> What you have to do:
The data below is to be copied exactly, line by line.

Start of Block

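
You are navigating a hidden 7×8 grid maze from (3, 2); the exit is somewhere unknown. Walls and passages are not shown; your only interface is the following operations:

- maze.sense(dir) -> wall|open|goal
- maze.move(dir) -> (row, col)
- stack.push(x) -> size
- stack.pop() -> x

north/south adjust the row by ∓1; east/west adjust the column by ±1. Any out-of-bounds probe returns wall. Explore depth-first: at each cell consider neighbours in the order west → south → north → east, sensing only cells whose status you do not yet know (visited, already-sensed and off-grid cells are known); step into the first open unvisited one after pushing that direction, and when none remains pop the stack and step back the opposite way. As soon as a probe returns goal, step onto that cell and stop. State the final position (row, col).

Step: maze.sense[dir=west]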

End of Block

> Finished task:
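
You are navigating a hidden 7×8 grid maze from (3, 2); the exit is somewhere unknown. Walls and passages are not shown; your only interface is the following operations:

- maze.sense(dir) -> wall|open|goal
- maze.move(dir) -> (row, col)
- stack.push(x) -> size
- stack.pop() -> x

north/south adjust the row by ∓1; east/west adjust the column by ±1. Any out-of-bounds probe returns wall. Explore depth-first: at each cell consider neighbours in the order west → south → north → east, sensing only cells whose status you do not yet know (visited, already-sensed and off-grid cells are known); step into the first open unvisited one after pushing that direction, and when none remains pop the stack and step back the opposite way. As soon as a probe returns goal, step onto that cell and stop. State the final position (row, col).

Step: maze.sense[dir=west]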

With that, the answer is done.